**Exercise details**
Output every line of the material exactly.

**Exercise data**
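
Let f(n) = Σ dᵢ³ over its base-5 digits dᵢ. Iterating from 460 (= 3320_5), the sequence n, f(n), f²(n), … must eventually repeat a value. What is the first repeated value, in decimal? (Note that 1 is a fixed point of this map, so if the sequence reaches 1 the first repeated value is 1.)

28

460 = (3,3,2,0)_5 → 3³ + 3³ + 2³ + 0³ = 27 + 27 + 8 + 0 = 62
62 = (2,2,2)_5 → 2³ + 2³ + 2³ = 8 + 8 + 8 = 24
24 = (4,4)_5 → 4³ + 4³ = 64 + 64 = 128
128 = (1,0,0,3)_5 → 1³ + 0³ + 0³ + 3³ = 1 + 0 + 0 + 27 = 28
28 = (1,0,3)_5 → 1³ + 0³ + 3³ = 1 + 0 + 27 = 28  — 28 already appeared earlier.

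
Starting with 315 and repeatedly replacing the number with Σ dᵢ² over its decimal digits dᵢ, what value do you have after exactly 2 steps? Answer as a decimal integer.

34

315 → 3² + 1² + 5² = 9 + 1 + 25 = 35
35 → 3² + 5² = 9 + 25 = 34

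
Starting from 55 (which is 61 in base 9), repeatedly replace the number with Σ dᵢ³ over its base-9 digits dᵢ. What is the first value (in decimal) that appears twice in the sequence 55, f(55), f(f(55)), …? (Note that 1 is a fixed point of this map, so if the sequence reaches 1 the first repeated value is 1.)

27

55 = (6,1)_9 → 217
217 = (2,6,1)_9 → 225
225 = (2,7,0)_9 → 351
351 = (4,3,0)_9 → 91
91 = (1,1,1)_9 → 3
3 = (3)_9 → 27
27 = (3,0)_9 → 27  — 27 already appeared earlier.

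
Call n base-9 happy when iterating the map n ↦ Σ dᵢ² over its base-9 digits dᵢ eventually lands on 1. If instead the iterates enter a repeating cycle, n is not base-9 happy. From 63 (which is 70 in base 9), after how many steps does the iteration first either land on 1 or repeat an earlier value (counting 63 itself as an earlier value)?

63 = (7,0)_9 → 7² + 0² = 49 + 0 = 49
49 = (5,4)_9 → 5² + 4² = 25 + 16 = 41
41 = (4,5)_9 → 4² + 5² = 16 + 25 = 41  — 41 repeats.
That took 3 steps.

3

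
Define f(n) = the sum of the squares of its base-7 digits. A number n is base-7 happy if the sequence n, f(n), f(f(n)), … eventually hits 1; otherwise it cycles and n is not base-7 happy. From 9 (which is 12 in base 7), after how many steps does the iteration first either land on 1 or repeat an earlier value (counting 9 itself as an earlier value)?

9 = (1,2)_7 → 1² + 2² = 5
5 = (5)_7 → 5² = 25
25 = (3,4)_7 → 3² + 4² = 25  — 25 repeats.
That took 3 steps.

3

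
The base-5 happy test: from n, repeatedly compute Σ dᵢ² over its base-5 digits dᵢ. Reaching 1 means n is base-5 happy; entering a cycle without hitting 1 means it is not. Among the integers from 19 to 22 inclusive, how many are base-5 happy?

19: 19 → 25 → 1  (reaches 1)
20: 20 → 16 → 10 → 4 → 16  (repeats 16)
21: 21 → 17 → 13 → 13  (repeats 13)
22: 22 → 20 → 16 → 10 → 4 → 16  (repeats 16)
base-5 happy: 19

1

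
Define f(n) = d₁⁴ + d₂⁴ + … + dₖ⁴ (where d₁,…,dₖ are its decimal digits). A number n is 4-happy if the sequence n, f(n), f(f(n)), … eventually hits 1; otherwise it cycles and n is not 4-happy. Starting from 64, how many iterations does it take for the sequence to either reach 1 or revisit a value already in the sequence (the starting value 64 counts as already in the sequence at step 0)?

64 → 1552
1552 → 1267
1267 → 3714
3714 → 2739
2739 → 9059
9059 → 13747
13747 → 5140
5140 → 882
882 → 8208
8208 → 8208  — 8208 repeats.
That took 10 steps.

10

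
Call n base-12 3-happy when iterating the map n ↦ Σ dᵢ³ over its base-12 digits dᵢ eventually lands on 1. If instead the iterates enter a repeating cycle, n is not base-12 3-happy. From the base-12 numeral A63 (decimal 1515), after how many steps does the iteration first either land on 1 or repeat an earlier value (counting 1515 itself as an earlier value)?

4

1515 = (10,6,3)_12 → 10³ + 6³ + 3³ = 1000 + 216 + 27 = 1243
1243 = (8,7,7)_12 → 8³ + 7³ + 7³ = 512 + 343 + 343 = 1198
1198 = (8,3,10)_12 → 8³ + 3³ + 10³ = 512 + 27 + 1000 = 1539
1539 = (10,8,3)_12 → 10³ + 8³ + 3³ = 1000 + 512 + 27 = 1539  — 1539 repeats.
That took 4 steps.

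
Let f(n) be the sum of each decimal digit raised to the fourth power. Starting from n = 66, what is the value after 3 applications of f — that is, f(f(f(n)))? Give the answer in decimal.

66 → 6⁴ + 6⁴ = 1296 + 1296 = 2592
2592 → 2⁴ + 5⁴ + 9⁴ + 2⁴ = 16 + 625 + 6561 + 16 = 7218
7218 → 7⁴ + 2⁴ + 1⁴ + 8⁴ = 2401 + 16 + 1 + 4096 = 6514

6514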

**Answer below**
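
Let f(n) = Σ dᵢ³ over its base-5 digits dᵢ. Iterating from 460 (= 3320_5), the sequence n, f(n), f²(n), … must eventually repeat a value. What is the first repeated value, in decimal? (Note that 1 is a fixed point of this map, so if the sequence reaches 1 the first repeated value is 1.)

28

460 = (3,3,2,0)_5 → 3³ + 3³ + 2³ + 0³ = 27 + 27 + 8 + 0 = 62
62 = (2,2,2)_5 → 2³ + 2³ + 2³ = 8 + 8 + 8 = 24
24 = (4,4)_5 → 4³ + 4³ = 64 + 64 = 128
128 = (1,0,0,3)_5 → 1³ + 0³ + 0³ + 3³ = 1 + 0 + 0 + 27 = 28
28 = (1,0,3)_5 → 1³ + 0³ + 3³ = 1 + 0 + 27 = 28  — 28 already appeared earlier.

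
Starting with 315 and repeatedly replacing the number with Σ dᵢ² over its decimal digits dᵢ, what value do you have after exactly 2 steps? Answer as a decimal integer.

34

315 → 3² + 1² + 5² = 9 + 1 + 25 = 35
35 → 3² + 5² = 9 + 25 = 34

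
Starting from 55 (which is 61 in base 9), repeatedly replace the number with Σ dᵢ³ over its base-9 digits dᵢ. What is the first value (in decimal) that appears twice in the sequence 55, f(55), f(f(55)), …? (Note that 1 is a fixed point of this map, so if the sequence reaches 1 the first repeated value is 1.)

27

55 = (6,1)_9 → 217
217 = (2,6,1)_9 → 225
225 = (2,7,0)_9 → 351
351 = (4,3,0)_9 → 91
91 = (1,1,1)_9 → 3
3 = (3)_9 → 27
27 = (3,0)_9 → 27  — 27 already appeared earlier.

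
Call n base-9 happy when iterating the map n ↦ Σ dᵢ² over its base-9 digits dᵢ eventually lands on 1. If instead the iterates enter a repeating cycle, n is not base-9 happy. From 63 (which is 70 in base 9), after how many steps does the iteration first either land on 1 or repeat an earlier value (counting 63 itself as an earlier value)?

63 = (7,0)_9 → 7² + 0² = 49 + 0 = 49
49 = (5,4)_9 → 5² + 4² = 25 + 16 = 41
41 = (4,5)_9 → 4² + 5² = 16 + 25 = 41  — 41 repeats.
That took 3 steps.

3

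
Define f(n) = the sum of the squares of its base-7 digits. A number n is base-7 happy if the sequence n, f(n), f(f(n)), … eventually hits 1; otherwise it cycles and n is not base-7 happy. From 9 (which is 12 in base 7), after how many steps does the iteration first either land on 1 or repeat an earlier value (counting 9 itself as an earlier value)?

9 = (1,2)_7 → 1² + 2² = 5
5 = (5)_7 → 5² = 25
25 = (3,4)_7 → 3² + 4² = 25  — 25 repeats.
That took 3 steps.

3

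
The base-5 happy test: from n, repeatedly compute Σ dᵢ² over its base-5 digits dᵢ. Reaching 1 means n is base-5 happy; entering a cycle without hitting 1 means it is not. Among the integers from 19 to 22 inclusive, how many are base-5 happy?

19: 19 → 25 → 1  (reaches 1)
20: 20 → 16 → 10 → 4 → 16  (repeats 16)
21: 21 → 17 → 13 → 13  (repeats 13)
22: 22 → 20 → 16 → 10 → 4 → 16  (repeats 16)
base-5 happy: 19

1

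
Define f(n) = d₁⁴ + d₂⁴ + … + dₖ⁴ (where d₁,…,dₖ are its decimal digits). A number n is 4-happy if the sequence n, f(n), f(f(n)), … eventually hits 1; otherwise it cycles and n is not 4-happy. Starting from 64, how many iterations does it take for the sequence to either reach 1 or revisit a value already in the sequence (the starting value 64 counts as already in the sequence at step 0)?

64 → 1552
1552 → 1267
1267 → 3714
3714 → 2739
2739 → 9059
9059 → 13747
13747 → 5140
5140 → 882
882 → 8208
8208 → 8208  — 8208 repeats.
That took 10 steps.

10

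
Call n base-12 3-happy when iterating the map n ↦ Σ dᵢ³ over its base-12 digits dᵢ eventually lands on 1. If instead the iterates enter a repeating cycle, n is not base-12 3-happy. From the base-12 numeral A63 (decimal 1515), after how many steps does the iteration first either land on 1 or repeat an earlier value (counting 1515 itself as an earlier value)?

4

1515 = (10,6,3)_12 → 10³ + 6³ + 3³ = 1000 + 216 + 27 = 1243
1243 = (8,7,7)_12 → 8³ + 7³ + 7³ = 512 + 343 + 343 = 1198
1198 = (8,3,10)_12 → 8³ + 3³ + 10³ = 512 + 27 + 1000 = 1539
1539 = (10,8,3)_12 → 10³ + 8³ + 3³ = 1000 + 512 + 27 = 1539  — 1539 repeats.
That took 4 steps.

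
Let f(n) be the sum of each decimal digit raised to the fourth power. Starting from n = 66, what is the value after 3 applications of f — that is, f(f(f(n)))? Give the answer in decimal.

66 → 6⁴ + 6⁴ = 1296 + 1296 = 2592
2592 → 2⁴ + 5⁴ + 9⁴ + 2⁴ = 16 + 625 + 6561 + 16 = 7218
7218 → 7⁴ + 2⁴ + 1⁴ + 8⁴ = 2401 + 16 + 1 + 4096 = 6514

6514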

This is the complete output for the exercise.